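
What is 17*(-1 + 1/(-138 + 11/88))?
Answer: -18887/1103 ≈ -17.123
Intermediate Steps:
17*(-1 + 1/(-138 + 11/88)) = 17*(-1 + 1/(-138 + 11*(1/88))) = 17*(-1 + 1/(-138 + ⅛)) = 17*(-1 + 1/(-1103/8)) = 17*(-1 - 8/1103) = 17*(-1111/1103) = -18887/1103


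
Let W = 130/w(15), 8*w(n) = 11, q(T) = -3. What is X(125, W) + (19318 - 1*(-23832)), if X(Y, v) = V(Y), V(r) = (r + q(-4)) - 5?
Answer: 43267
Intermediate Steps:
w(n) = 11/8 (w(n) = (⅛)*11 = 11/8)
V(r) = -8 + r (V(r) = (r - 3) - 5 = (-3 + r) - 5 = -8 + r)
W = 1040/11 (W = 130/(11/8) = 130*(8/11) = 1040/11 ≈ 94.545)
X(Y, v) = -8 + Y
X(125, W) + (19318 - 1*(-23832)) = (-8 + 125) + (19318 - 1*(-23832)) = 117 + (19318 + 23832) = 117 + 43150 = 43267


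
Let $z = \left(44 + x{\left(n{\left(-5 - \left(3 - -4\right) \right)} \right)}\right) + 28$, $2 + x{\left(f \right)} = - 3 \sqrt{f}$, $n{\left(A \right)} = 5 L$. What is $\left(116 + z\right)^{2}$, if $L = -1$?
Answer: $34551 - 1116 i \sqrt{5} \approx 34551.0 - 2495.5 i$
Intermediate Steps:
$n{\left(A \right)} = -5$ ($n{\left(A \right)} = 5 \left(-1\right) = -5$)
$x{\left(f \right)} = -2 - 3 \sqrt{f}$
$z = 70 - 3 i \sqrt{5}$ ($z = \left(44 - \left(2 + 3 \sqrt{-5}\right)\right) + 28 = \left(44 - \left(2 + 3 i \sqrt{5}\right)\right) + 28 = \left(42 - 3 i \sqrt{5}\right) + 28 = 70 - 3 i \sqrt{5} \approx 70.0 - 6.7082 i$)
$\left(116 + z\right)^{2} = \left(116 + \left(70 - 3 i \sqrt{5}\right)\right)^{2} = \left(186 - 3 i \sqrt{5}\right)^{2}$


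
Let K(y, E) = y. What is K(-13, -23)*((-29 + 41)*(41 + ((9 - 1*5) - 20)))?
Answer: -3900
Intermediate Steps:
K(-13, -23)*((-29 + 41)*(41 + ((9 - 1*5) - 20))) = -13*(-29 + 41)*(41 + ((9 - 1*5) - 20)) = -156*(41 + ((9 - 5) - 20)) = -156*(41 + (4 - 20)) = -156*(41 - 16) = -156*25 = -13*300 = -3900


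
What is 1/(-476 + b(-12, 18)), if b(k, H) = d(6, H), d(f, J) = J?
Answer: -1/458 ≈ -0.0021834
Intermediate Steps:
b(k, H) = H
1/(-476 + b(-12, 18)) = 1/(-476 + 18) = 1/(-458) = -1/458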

---*---

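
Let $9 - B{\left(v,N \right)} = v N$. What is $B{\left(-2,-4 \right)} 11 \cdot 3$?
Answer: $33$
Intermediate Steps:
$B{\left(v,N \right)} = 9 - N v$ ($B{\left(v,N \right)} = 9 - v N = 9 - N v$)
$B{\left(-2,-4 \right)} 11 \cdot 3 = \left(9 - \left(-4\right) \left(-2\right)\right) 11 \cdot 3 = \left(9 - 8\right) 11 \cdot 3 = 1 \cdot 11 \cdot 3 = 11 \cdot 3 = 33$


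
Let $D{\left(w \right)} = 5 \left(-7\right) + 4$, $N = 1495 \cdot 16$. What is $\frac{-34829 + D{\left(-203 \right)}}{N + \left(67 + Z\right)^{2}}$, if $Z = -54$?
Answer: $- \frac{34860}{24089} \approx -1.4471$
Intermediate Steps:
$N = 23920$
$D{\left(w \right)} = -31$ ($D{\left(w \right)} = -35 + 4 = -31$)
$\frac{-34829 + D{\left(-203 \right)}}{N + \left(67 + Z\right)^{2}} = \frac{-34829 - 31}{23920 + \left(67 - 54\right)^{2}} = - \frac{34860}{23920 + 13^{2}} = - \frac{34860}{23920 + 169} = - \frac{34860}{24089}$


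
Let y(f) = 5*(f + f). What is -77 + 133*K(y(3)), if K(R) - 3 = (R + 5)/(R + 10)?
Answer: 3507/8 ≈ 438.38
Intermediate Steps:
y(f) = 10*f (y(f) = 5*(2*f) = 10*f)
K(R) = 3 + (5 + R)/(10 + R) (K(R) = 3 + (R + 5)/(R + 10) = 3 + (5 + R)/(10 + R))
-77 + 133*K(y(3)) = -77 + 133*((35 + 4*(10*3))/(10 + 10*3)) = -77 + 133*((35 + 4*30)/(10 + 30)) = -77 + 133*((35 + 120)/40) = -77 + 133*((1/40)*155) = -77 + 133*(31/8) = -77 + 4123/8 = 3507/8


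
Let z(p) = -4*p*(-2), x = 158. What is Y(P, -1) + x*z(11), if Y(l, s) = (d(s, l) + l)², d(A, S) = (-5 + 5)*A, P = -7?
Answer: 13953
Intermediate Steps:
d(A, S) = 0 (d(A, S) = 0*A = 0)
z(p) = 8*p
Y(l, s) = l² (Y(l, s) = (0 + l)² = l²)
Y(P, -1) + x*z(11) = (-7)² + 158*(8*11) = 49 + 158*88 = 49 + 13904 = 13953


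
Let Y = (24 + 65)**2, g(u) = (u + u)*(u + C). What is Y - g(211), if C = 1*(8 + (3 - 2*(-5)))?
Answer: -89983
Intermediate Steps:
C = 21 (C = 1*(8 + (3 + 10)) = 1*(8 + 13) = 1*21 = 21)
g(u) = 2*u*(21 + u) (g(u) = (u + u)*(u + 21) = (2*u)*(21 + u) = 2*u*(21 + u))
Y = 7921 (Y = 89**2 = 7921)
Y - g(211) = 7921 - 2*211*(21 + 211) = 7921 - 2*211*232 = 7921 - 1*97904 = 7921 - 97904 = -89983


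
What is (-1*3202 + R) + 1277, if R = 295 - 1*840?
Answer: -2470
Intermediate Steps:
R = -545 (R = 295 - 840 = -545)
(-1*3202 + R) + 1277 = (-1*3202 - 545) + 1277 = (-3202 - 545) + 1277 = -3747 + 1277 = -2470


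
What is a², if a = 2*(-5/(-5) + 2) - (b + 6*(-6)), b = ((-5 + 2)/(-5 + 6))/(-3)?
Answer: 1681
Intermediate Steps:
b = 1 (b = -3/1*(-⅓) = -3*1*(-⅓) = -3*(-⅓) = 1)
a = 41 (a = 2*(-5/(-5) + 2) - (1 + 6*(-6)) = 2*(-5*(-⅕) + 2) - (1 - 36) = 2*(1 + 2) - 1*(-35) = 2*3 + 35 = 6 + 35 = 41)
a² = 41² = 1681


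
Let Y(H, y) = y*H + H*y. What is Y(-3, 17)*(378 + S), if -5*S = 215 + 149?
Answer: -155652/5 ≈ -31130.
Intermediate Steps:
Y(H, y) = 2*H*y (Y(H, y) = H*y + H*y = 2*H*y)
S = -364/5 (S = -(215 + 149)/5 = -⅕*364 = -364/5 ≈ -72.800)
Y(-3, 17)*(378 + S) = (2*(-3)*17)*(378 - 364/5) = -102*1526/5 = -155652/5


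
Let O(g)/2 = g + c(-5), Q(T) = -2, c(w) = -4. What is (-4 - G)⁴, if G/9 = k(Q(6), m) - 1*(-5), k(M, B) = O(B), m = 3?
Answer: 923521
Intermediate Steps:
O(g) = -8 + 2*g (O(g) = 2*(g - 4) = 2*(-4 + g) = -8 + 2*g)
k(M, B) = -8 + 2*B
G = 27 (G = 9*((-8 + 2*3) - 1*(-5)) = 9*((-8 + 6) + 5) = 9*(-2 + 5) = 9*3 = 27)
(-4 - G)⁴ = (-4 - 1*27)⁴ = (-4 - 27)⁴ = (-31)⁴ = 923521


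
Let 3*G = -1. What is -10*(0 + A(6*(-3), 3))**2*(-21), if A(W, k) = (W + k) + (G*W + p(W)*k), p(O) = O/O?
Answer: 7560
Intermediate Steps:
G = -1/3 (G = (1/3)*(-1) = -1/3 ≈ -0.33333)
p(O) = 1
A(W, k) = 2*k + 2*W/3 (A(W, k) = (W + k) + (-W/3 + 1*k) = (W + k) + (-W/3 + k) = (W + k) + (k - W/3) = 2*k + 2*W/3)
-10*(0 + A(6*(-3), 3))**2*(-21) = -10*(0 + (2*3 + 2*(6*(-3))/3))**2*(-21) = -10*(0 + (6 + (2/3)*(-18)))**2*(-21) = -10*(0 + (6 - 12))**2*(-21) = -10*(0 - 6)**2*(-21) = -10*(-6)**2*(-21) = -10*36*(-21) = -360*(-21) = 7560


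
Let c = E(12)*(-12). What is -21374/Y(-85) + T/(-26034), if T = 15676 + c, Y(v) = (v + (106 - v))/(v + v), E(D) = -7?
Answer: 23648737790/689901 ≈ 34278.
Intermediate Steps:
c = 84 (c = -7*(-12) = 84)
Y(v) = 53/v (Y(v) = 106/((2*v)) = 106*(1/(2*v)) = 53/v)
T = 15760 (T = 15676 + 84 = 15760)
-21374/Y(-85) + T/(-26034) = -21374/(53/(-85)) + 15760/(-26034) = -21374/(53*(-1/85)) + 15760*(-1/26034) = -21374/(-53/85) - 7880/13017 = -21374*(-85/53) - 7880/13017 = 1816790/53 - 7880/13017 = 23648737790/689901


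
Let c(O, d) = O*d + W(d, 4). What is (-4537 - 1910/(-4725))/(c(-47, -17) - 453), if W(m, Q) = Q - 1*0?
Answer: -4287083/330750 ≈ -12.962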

---*---

* Task prompt
From the records above, give again exactly the lines running from the line with "Let $z = \left(44" to the line with "Answer: $34551 - 1116", inclusive.

* Response to this task
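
Let $z = \left(44 + x{\left(n{\left(-5 - \left(3 - -4\right) \right)} \right)}\right) + 28$, $2 + x{\left(f \right)} = - 3 \sqrt{f}$, $n{\left(A \right)} = 5 L$. What is $\left(116 + z\right)^{2}$, if $L = -1$?
Answer: $34551 - 1116 i \sqrt{5} \approx 34551.0 - 2495.5 i$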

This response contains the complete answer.